Work to complete: When you reach the line containing "What is the coefficient of x^16" in the records below, start copying exactly, and stop once you have copied the line containing "Let f(x) = 1/(1 - 4x)".

Records for processing:
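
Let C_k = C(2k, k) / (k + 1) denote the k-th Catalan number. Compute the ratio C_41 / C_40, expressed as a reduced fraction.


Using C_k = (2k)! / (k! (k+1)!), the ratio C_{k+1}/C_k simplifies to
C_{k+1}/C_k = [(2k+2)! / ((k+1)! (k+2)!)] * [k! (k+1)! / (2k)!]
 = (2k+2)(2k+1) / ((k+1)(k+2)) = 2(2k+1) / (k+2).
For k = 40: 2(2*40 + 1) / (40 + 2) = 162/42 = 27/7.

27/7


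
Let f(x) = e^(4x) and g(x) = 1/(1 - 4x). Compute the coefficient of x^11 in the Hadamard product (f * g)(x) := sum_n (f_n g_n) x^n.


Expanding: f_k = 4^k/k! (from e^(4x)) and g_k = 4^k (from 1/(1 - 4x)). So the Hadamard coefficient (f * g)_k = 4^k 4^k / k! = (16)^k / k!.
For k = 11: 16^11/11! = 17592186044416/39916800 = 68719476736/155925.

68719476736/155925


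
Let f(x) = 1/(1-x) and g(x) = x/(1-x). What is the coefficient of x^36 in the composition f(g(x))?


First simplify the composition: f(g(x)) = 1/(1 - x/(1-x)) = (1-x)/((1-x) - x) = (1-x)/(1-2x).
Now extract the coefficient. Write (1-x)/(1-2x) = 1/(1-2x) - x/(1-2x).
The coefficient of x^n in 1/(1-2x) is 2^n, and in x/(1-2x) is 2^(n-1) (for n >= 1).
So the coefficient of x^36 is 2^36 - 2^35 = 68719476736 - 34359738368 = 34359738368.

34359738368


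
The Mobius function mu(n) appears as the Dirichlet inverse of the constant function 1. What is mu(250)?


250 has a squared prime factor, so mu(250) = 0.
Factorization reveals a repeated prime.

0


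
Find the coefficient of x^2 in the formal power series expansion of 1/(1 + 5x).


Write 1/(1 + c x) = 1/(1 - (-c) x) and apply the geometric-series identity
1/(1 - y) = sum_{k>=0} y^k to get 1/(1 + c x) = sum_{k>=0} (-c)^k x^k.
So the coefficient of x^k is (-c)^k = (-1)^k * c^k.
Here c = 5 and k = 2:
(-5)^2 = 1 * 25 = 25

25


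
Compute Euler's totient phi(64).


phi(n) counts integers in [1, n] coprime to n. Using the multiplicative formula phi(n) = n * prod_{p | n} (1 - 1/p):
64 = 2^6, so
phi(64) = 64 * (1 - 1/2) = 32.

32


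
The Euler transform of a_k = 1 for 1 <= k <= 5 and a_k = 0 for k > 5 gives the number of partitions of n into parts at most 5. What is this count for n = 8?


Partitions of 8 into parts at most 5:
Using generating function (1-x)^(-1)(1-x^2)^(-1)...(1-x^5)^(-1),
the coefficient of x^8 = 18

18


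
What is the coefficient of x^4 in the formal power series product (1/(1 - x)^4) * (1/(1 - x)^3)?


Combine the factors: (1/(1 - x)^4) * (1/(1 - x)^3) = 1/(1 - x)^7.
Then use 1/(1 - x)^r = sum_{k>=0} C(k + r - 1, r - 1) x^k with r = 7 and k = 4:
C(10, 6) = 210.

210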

--

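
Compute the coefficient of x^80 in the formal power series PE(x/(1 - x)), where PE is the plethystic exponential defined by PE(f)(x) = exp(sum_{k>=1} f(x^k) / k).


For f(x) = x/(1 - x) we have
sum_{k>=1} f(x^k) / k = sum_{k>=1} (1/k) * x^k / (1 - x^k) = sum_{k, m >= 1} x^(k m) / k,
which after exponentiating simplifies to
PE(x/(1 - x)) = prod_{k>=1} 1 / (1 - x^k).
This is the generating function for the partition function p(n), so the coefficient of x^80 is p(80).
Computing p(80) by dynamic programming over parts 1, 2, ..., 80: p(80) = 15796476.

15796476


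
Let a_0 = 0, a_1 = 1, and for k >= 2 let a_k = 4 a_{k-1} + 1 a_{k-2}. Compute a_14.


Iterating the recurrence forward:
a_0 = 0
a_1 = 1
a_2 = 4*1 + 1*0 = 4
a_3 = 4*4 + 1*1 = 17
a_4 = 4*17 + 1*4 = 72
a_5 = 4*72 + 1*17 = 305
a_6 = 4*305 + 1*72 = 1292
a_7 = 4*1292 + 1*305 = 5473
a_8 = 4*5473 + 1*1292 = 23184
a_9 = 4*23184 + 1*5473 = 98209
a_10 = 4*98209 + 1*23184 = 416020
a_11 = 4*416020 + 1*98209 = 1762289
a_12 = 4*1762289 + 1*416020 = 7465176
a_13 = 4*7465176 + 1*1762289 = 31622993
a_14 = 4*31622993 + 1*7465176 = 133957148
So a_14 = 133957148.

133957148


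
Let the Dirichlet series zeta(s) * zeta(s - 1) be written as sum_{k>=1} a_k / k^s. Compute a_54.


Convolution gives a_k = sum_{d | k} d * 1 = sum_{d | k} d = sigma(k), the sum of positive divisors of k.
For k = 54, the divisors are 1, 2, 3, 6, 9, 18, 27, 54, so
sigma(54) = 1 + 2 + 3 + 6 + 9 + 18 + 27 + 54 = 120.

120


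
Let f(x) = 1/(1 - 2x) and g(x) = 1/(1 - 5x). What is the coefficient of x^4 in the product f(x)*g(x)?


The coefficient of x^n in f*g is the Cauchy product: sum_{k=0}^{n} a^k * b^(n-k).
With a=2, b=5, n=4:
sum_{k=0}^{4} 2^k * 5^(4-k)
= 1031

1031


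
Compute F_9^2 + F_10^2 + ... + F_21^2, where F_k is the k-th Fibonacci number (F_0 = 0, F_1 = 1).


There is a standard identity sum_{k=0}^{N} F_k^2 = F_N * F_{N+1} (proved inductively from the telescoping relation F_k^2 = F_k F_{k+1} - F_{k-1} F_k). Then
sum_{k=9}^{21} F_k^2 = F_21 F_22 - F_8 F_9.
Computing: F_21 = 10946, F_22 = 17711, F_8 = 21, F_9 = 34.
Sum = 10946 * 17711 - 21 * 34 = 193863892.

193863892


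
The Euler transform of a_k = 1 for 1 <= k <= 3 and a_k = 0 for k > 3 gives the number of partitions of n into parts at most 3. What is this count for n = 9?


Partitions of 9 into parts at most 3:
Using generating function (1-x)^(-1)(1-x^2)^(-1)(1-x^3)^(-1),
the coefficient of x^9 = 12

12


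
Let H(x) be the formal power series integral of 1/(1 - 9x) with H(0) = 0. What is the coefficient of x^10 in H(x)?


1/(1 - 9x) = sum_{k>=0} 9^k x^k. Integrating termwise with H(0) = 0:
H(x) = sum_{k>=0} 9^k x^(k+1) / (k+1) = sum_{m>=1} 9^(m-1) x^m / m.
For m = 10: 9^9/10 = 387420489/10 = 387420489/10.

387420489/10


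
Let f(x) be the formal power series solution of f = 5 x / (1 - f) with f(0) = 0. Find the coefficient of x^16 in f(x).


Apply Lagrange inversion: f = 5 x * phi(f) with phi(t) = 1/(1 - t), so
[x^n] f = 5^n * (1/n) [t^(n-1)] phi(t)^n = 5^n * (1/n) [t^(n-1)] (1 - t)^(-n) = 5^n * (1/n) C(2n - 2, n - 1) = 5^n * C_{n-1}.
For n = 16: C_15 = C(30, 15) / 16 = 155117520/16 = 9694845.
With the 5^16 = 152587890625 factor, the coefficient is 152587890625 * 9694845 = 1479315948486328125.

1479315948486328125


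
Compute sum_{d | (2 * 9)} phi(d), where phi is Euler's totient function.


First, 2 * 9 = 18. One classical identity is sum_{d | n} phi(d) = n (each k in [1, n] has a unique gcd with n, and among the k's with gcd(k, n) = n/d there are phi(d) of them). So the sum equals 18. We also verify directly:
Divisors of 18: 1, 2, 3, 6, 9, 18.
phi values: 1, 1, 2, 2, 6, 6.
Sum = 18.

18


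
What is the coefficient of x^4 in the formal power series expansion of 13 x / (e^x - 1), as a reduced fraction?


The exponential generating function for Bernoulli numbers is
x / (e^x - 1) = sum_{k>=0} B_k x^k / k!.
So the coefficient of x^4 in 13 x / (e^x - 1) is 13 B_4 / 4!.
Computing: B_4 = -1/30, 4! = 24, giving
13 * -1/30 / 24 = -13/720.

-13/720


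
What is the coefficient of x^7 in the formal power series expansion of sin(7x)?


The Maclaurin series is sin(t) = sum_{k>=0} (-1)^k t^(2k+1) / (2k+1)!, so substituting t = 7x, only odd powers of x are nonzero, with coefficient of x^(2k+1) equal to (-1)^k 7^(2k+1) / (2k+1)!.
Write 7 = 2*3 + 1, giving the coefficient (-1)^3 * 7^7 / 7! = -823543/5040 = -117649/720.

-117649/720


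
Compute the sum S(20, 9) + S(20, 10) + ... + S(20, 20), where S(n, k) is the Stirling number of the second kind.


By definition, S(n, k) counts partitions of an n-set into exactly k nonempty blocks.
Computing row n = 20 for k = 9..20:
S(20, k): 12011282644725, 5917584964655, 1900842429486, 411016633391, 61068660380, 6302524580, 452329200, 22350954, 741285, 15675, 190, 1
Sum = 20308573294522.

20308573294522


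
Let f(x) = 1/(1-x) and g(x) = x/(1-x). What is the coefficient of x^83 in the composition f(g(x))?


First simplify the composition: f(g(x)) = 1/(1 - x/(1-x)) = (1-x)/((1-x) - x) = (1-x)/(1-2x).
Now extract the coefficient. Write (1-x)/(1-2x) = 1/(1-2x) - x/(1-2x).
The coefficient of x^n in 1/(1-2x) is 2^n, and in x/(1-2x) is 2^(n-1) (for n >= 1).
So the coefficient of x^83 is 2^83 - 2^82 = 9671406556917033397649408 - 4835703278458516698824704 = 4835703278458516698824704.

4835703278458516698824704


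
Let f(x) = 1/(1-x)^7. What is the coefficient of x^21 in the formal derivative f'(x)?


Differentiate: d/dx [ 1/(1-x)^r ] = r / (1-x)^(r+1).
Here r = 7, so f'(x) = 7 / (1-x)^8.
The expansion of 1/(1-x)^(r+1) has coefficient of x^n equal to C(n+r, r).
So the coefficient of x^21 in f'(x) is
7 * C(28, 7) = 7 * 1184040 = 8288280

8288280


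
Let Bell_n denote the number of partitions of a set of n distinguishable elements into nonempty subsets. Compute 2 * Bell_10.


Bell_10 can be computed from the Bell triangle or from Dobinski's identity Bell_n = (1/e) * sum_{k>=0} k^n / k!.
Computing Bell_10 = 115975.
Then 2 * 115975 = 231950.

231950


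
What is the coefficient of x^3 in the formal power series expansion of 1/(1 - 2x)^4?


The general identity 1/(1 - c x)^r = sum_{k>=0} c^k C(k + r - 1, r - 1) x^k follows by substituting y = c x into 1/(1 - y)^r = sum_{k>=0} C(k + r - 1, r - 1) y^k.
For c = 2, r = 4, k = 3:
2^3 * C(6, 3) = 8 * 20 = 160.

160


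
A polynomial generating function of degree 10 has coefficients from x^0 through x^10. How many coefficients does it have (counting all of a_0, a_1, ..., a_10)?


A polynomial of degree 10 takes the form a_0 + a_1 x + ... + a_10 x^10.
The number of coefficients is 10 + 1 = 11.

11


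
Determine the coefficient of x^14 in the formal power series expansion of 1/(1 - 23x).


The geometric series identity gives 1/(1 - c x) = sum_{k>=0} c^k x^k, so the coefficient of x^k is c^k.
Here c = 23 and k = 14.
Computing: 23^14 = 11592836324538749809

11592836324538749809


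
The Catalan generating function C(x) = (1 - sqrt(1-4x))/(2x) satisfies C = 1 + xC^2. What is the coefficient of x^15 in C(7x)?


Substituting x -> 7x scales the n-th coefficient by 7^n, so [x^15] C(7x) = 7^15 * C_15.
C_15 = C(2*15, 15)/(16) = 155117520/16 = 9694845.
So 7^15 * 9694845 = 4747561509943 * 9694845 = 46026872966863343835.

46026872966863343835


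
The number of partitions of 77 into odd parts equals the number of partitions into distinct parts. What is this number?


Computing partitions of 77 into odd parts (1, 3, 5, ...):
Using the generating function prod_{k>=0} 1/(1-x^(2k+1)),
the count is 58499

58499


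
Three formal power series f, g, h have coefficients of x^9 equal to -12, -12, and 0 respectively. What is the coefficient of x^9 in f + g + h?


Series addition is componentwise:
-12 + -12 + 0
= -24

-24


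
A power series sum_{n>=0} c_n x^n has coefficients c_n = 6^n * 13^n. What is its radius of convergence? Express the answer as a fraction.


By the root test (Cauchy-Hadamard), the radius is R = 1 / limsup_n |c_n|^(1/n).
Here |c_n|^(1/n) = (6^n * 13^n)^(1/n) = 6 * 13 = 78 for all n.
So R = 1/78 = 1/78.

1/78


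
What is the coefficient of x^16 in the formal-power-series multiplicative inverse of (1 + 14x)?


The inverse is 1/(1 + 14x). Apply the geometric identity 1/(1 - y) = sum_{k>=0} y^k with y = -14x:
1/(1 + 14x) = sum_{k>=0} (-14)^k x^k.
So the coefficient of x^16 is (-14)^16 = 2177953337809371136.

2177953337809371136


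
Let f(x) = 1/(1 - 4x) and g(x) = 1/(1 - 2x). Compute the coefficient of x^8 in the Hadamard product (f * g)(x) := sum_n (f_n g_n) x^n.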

Answer for the task:
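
What is the coefficient of x^16 in the formal-power-series multiplicative inverse of (1 + 14x)?


The inverse is 1/(1 + 14x). Apply the geometric identity 1/(1 - y) = sum_{k>=0} y^k with y = -14x:
1/(1 + 14x) = sum_{k>=0} (-14)^k x^k.
So the coefficient of x^16 is (-14)^16 = 2177953337809371136.

2177953337809371136


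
Let f(x) = 1/(1 - 4x) and g(x) = 1/(1 - 2x). Compute the coefficient of x^8 in the Hadamard product (f * g)(x) := sum_n (f_n g_n) x^n.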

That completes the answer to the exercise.